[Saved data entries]
Segment Open

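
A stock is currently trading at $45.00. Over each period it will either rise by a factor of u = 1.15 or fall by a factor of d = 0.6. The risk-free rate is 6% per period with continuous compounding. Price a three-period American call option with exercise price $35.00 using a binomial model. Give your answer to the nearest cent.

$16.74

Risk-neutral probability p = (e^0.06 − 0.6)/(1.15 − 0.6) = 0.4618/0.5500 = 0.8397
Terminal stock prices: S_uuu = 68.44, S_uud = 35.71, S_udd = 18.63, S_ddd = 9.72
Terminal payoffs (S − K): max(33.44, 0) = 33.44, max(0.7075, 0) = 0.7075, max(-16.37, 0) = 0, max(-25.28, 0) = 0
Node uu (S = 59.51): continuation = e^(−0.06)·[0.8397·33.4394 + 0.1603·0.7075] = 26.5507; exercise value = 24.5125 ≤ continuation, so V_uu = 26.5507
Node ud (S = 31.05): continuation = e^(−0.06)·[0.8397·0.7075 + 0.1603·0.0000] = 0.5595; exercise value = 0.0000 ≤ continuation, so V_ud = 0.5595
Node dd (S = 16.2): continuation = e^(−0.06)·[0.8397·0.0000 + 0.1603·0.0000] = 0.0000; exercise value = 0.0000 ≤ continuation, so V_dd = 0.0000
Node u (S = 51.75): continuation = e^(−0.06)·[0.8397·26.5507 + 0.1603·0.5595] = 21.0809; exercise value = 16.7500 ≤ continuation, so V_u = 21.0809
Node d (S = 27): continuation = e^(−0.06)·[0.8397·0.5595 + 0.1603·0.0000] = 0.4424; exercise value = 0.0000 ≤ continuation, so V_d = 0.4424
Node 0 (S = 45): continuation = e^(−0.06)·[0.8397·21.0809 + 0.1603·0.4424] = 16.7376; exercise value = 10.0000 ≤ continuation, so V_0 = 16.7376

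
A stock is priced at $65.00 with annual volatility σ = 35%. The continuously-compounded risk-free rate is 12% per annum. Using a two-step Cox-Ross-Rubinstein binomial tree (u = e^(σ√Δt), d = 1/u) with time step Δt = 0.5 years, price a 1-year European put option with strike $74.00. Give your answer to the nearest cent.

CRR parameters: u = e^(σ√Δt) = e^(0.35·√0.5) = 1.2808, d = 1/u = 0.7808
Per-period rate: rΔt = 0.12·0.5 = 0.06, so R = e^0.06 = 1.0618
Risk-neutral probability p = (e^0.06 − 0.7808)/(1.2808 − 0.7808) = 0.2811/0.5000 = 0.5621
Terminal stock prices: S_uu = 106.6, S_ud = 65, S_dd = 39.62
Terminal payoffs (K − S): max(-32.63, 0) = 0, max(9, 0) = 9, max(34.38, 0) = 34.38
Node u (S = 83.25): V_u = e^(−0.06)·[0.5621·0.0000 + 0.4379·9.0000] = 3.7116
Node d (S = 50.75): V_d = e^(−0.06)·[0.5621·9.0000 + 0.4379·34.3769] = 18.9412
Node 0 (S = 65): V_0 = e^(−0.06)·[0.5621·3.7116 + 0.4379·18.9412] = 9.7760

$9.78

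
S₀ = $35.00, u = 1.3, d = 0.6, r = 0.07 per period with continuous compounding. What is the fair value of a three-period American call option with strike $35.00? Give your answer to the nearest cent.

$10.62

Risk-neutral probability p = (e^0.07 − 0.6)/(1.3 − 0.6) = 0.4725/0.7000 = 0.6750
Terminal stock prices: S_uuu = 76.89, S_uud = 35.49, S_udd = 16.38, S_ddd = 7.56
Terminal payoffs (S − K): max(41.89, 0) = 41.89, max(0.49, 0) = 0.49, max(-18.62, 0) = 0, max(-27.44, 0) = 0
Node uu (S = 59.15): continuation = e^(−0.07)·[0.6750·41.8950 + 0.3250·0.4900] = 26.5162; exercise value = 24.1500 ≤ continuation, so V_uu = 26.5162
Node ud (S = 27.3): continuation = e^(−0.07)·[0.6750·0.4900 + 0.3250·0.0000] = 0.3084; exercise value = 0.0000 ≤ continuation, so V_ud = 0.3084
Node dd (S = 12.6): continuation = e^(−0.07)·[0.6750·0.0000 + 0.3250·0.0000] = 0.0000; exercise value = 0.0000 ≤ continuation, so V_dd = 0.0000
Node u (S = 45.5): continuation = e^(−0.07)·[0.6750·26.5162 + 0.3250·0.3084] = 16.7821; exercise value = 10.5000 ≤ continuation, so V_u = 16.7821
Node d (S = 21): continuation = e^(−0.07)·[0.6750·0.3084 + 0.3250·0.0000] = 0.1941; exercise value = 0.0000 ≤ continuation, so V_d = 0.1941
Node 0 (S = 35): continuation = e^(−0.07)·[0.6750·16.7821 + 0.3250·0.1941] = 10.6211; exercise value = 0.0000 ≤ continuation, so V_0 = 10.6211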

Segment Closed

◆ **AIM OF THE EXERCISE**
Set down all of the entries again, keeping every line exactly as it is.

◆ **ANSWER SECTION**
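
A stock is currently trading at $45.00. Over each period it will either rise by a factor of u = 1.15 or fall by a factor of d = 0.6. The risk-free rate is 6% per period with continuous compounding. Price a three-period American call option with exercise price $35.00 using a binomial model. Give your answer to the nearest cent.

$16.74

Risk-neutral probability p = (e^0.06 − 0.6)/(1.15 − 0.6) = 0.4618/0.5500 = 0.8397
Terminal stock prices: S_uuu = 68.44, S_uud = 35.71, S_udd = 18.63, S_ddd = 9.72
Terminal payoffs (S − K): max(33.44, 0) = 33.44, max(0.7075, 0) = 0.7075, max(-16.37, 0) = 0, max(-25.28, 0) = 0
Node uu (S = 59.51): continuation = e^(−0.06)·[0.8397·33.4394 + 0.1603·0.7075] = 26.5507; exercise value = 24.5125 ≤ continuation, so V_uu = 26.5507
Node ud (S = 31.05): continuation = e^(−0.06)·[0.8397·0.7075 + 0.1603·0.0000] = 0.5595; exercise value = 0.0000 ≤ continuation, so V_ud = 0.5595
Node dd (S = 16.2): continuation = e^(−0.06)·[0.8397·0.0000 + 0.1603·0.0000] = 0.0000; exercise value = 0.0000 ≤ continuation, so V_dd = 0.0000
Node u (S = 51.75): continuation = e^(−0.06)·[0.8397·26.5507 + 0.1603·0.5595] = 21.0809; exercise value = 16.7500 ≤ continuation, so V_u = 21.0809
Node d (S = 27): continuation = e^(−0.06)·[0.8397·0.5595 + 0.1603·0.0000] = 0.4424; exercise value = 0.0000 ≤ continuation, so V_d = 0.4424
Node 0 (S = 45): continuation = e^(−0.06)·[0.8397·21.0809 + 0.1603·0.4424] = 16.7376; exercise value = 10.0000 ≤ continuation, so V_0 = 16.7376

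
A stock is priced at $65.00 with annual volatility σ = 35%. The continuously-compounded risk-free rate is 12% per annum. Using a two-step Cox-Ross-Rubinstein binomial tree (u = e^(σ√Δt), d = 1/u) with time step Δt = 0.5 years, price a 1-year European put option with strike $74.00. Give your answer to the nearest cent.

CRR parameters: u = e^(σ√Δt) = e^(0.35·√0.5) = 1.2808, d = 1/u = 0.7808
Per-period rate: rΔt = 0.12·0.5 = 0.06, so R = e^0.06 = 1.0618
Risk-neutral probability p = (e^0.06 − 0.7808)/(1.2808 − 0.7808) = 0.2811/0.5000 = 0.5621
Terminal stock prices: S_uu = 106.6, S_ud = 65, S_dd = 39.62
Terminal payoffs (K − S): max(-32.63, 0) = 0, max(9, 0) = 9, max(34.38, 0) = 34.38
Node u (S = 83.25): V_u = e^(−0.06)·[0.5621·0.0000 + 0.4379·9.0000] = 3.7116
Node d (S = 50.75): V_d = e^(−0.06)·[0.5621·9.0000 + 0.4379·34.3769] = 18.9412
Node 0 (S = 65): V_0 = e^(−0.06)·[0.5621·3.7116 + 0.4379·18.9412] = 9.7760

$9.78

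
S₀ = $35.00, u = 1.3, d = 0.6, r = 0.07 per period with continuous compounding. What is the fair value of a three-period American call option with strike $35.00? Give your answer to the nearest cent.

$10.62

Risk-neutral probability p = (e^0.07 − 0.6)/(1.3 − 0.6) = 0.4725/0.7000 = 0.6750
Terminal stock prices: S_uuu = 76.89, S_uud = 35.49, S_udd = 16.38, S_ddd = 7.56
Terminal payoffs (S − K): max(41.89, 0) = 41.89, max(0.49, 0) = 0.49, max(-18.62, 0) = 0, max(-27.44, 0) = 0
Node uu (S = 59.15): continuation = e^(−0.07)·[0.6750·41.8950 + 0.3250·0.4900] = 26.5162; exercise value = 24.1500 ≤ continuation, so V_uu = 26.5162
Node ud (S = 27.3): continuation = e^(−0.07)·[0.6750·0.4900 + 0.3250·0.0000] = 0.3084; exercise value = 0.0000 ≤ continuation, so V_ud = 0.3084
Node dd (S = 12.6): continuation = e^(−0.07)·[0.6750·0.0000 + 0.3250·0.0000] = 0.0000; exercise value = 0.0000 ≤ continuation, so V_dd = 0.0000
Node u (S = 45.5): continuation = e^(−0.07)·[0.6750·26.5162 + 0.3250·0.3084] = 16.7821; exercise value = 10.5000 ≤ continuation, so V_u = 16.7821
Node d (S = 21): continuation = e^(−0.07)·[0.6750·0.3084 + 0.3250·0.0000] = 0.1941; exercise value = 0.0000 ≤ continuation, so V_d = 0.1941
Node 0 (S = 35): continuation = e^(−0.07)·[0.6750·16.7821 + 0.3250·0.1941] = 10.6211; exercise value = 0.0000 ≤ continuation, so V_0 = 10.6211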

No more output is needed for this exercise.